Required work
Return every line below in which "following" appears.
⁂
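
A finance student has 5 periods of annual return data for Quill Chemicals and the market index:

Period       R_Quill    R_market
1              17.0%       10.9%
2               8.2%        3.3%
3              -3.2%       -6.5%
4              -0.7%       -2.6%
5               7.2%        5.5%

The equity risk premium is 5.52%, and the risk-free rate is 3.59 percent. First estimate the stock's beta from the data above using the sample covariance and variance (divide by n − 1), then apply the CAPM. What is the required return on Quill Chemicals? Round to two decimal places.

Mean R_i = (17.0 + 8.2 − 3.2 − 0.7 + 7.2) / 5 = 5.7000%
Mean R_m = (10.9 + 3.3 − 6.5 − 2.6 + 5.5) / 5 = 2.1200%
Σ(R_i − R̄_i)(R_m − R̄_m) = 214.1600  ⇒  Cov = 214.1600 / 4 = 53.5400
Σ(R_m − R̄_m)² = 186.4880  ⇒  Var(R_m) = 186.4880 / 4 = 46.6220
β = Cov / Var(R_m) = 53.5400 / 46.6220 = 1.1484
E(R) = R_f + β × MRP = 3.59% + 1.1484 × 5.52% = 9.93%

9.93%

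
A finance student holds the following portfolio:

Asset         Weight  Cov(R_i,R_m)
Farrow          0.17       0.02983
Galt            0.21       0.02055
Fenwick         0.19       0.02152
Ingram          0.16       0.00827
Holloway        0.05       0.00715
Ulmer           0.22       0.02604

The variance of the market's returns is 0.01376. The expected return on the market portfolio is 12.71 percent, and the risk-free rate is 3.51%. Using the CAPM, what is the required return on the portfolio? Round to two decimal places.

17.47%

β_Farrow = 0.02983 / 0.01376 = 2.1679
β_Galt = 0.02055 / 0.01376 = 1.4935
β_Fenwick = 0.02152 / 0.01376 = 1.5640
β_Ingram = 0.00827 / 0.01376 = 0.6010
β_Holloway = 0.00715 / 0.01376 = 0.5196
β_Ulmer = 0.02604 / 0.01376 = 1.8924
β_P = Σ w_i β_i = 0.17×2.1679 + 0.21×1.4935 + 0.19×1.5640 + 0.16×0.6010 + 0.05×0.5196 + 0.22×1.8924 = 1.5178
MRP = 12.71% − 3.51% = 9.20%
E(R_P) = R_f + β_P × MRP = 3.51% + 1.5178 × 9.20% = 17.47%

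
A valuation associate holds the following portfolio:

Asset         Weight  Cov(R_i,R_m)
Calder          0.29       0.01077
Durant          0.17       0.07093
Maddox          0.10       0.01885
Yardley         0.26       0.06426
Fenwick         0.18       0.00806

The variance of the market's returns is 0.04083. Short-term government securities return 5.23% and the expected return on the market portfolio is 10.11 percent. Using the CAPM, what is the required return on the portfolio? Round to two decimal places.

9.44%

β_Calder = 0.01077 / 0.04083 = 0.2638
β_Durant = 0.07093 / 0.04083 = 1.7372
β_Maddox = 0.01885 / 0.04083 = 0.4617
β_Yardley = 0.06426 / 0.04083 = 1.5738
β_Fenwick = 0.00806 / 0.04083 = 0.1974
β_P = Σ w_i β_i = 0.29×0.2638 + 0.17×1.7372 + 0.10×0.4617 + 0.26×1.5738 + 0.18×0.1974 = 0.8627
MRP = 10.11% − 5.23% = 4.88%
E(R_P) = R_f + β_P × MRP = 5.23% + 0.8627 × 4.88% = 9.44%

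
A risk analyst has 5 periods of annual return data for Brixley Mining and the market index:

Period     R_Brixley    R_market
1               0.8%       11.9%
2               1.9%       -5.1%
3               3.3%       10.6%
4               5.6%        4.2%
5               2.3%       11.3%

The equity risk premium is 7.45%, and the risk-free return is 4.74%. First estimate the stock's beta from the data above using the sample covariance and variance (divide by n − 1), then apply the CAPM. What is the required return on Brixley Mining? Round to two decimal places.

4.49%

Mean R_i = (0.8 + 1.9 + 3.3 + 5.6 + 2.3) / 5 = 2.7800%
Mean R_m = (11.9 − 5.1 + 10.6 + 4.2 + 11.3) / 5 = 6.5800%
Σ(R_i − R̄_i)(R_m − R̄_m) = -7.1420  ⇒  Cov = -7.1420 / 4 = -1.7855
Σ(R_m − R̄_m)² = 208.8280  ⇒  Var(R_m) = 208.8280 / 4 = 52.2070
β = Cov / Var(R_m) = -1.7855 / 52.2070 = -0.0342
E(R) = R_f + β × MRP = 4.74% + -0.0342 × 7.45% = 4.49%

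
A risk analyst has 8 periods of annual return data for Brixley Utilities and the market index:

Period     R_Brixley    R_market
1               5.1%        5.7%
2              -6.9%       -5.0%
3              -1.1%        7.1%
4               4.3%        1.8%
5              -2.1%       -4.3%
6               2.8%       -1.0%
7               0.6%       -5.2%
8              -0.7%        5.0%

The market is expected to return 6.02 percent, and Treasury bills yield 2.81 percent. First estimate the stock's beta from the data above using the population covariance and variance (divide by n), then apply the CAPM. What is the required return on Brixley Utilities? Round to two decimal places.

Mean R_i = (5.1 − 6.9 − 1.1 + 4.3 − 2.1 + 2.8 + 0.6 − 0.7) / 8 = 0.2500%
Mean R_m = (5.7 − 5.0 + 7.1 + 1.8 − 4.3 − 1.0 − 5.2 + 5.0) / 8 = 0.5125%
Σ(R_i − R̄_i)(R_m − R̄_m) = 62.0850  ⇒  Cov = 62.0850 / 8 = 7.7606
Σ(R_m − R̄_m)² = 180.5688  ⇒  Var(R_m) = 180.5688 / 8 = 22.5711
β = Cov / Var(R_m) = 7.7606 / 22.5711 = 0.3438
MRP = 6.02% − 2.81% = 3.21%
E(R) = R_f + β × MRP = 2.81% + 0.3438 × 3.21% = 3.91%

3.91%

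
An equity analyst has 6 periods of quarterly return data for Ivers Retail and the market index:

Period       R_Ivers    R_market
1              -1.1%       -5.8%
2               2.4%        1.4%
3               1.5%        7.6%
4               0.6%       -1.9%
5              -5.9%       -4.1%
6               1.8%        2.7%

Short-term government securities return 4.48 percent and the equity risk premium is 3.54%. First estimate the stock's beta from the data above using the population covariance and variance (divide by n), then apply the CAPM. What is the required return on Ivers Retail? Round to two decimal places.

Mean R_i = (-1.1 + 2.4 + 1.5 + 0.6 − 5.9 + 1.8) / 6 = -0.1167%
Mean R_m = (-5.8 + 1.4 + 7.6 − 1.9 − 4.1 + 2.7) / 6 = -0.0167%
Σ(R_i − R̄_i)(R_m − R̄_m) = 49.0383  ⇒  Cov = 49.0383 / 6 = 8.1731
Σ(R_m − R̄_m)² = 121.0683  ⇒  Var(R_m) = 121.0683 / 6 = 20.1781
β = Cov / Var(R_m) = 8.1731 / 20.1781 = 0.4050
E(R) = R_f + β × MRP = 4.48% + 0.4050 × 3.54% = 5.91%

5.91%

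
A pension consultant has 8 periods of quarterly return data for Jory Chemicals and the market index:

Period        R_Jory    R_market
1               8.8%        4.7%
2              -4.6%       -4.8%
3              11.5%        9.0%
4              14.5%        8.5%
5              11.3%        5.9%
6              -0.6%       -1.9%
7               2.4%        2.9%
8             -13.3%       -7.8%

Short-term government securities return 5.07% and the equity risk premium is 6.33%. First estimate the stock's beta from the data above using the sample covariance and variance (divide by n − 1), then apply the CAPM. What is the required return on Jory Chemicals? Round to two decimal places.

Mean R_i = (8.8 − 4.6 + 11.5 + 14.5 + 11.3 − 0.6 + 2.4 − 13.3) / 8 = 3.7500%
Mean R_m = (4.7 − 4.8 + 9.0 + 8.5 + 5.9 − 1.9 + 2.9 − 7.8) / 8 = 2.0625%
Σ(R_i − R̄_i)(R_m − R̄_m) = 406.8250  ⇒  Cov = 406.8250 / 7 = 58.1179
Σ(R_m − R̄_m)² = 272.0188  ⇒  Var(R_m) = 272.0188 / 7 = 38.8598
β = Cov / Var(R_m) = 58.1179 / 38.8598 = 1.4956
E(R) = R_f + β × MRP = 5.07% + 1.4956 × 6.33% = 14.54%

14.54%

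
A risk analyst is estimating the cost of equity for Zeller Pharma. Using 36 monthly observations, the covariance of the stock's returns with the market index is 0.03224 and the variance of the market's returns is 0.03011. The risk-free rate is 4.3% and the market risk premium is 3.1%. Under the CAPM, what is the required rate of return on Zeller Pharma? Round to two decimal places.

7.62%

β = Cov(R_i, R_m) / Var(R_m) = 0.03224 / 0.03011 = 1.0707
E(R) = R_f + β × MRP = 4.3% + 1.0707 × 3.1% = 7.62%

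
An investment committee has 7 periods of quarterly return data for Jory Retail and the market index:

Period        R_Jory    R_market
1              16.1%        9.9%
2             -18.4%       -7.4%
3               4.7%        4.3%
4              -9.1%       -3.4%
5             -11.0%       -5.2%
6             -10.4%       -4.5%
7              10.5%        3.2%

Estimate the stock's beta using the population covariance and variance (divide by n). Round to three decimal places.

Mean R_i = (16.1 − 18.4 + 4.7 − 9.1 − 11.0 − 10.4 + 10.5) / 7 = -2.5143%
Mean R_m = (9.9 − 7.4 + 4.3 − 3.4 − 5.2 − 4.5 + 3.2) / 7 = -0.4429%
Σ(R_i − R̄_i)(R_m − R̄_m) = 476.5057  ⇒  Cov = 476.5057 / 7 = 68.0722
Σ(R_m − R̄_m)² = 238.9771  ⇒  Var(R_m) = 238.9771 / 7 = 34.1396
β = Cov / Var(R_m) = 68.0722 / 34.1396 = 1.9939

1.994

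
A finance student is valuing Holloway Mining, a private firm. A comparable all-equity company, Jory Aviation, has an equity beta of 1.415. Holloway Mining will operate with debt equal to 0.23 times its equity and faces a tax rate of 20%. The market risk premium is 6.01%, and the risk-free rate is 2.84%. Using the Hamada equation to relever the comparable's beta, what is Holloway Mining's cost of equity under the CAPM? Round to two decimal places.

β_L = β_U × [1 + (1 − t)(D/E)] = 1.415 × [1 + (1 − 0.20) × 0.23]
    = 1.415 × [1 + 0.80 × 0.23] = 1.415 × 1.1840 = 1.6754
E(R) = R_f + β_L × MRP = 2.84% + 1.6754 × 6.01% = 12.91%

12.91%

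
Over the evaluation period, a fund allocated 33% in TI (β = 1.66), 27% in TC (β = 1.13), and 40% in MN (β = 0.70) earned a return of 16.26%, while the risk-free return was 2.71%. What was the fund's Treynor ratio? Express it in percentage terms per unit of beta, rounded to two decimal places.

β_P = 0.33×1.66 + 0.27×1.13 + 0.40×0.70 = 1.1329
Treynor = (R_P − R_f) / β_P = (16.26% − 2.71%) / 1.1329 = 13.55% / 1.1329 = 11.96%

11.96%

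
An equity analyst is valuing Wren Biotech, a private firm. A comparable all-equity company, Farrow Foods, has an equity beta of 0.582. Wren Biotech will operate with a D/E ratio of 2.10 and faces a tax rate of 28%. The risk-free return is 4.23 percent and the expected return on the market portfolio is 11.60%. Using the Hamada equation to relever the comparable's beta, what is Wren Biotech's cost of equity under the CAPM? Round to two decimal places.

15.00%

β_L = β_U × [1 + (1 − t)(D/E)] = 0.582 × [1 + (1 − 0.28) × 2.10]
    = 0.582 × [1 + 0.72 × 2.10] = 0.582 × 2.5120 = 1.4620
MRP = 11.60% − 4.23% = 7.37%
E(R) = R_f + β_L × MRP = 4.23% + 1.4620 × 7.37% = 15.00%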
⁂
Answer to this problem
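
A finance student holds the following portfolio:
A valuation associate holds the following portfolio: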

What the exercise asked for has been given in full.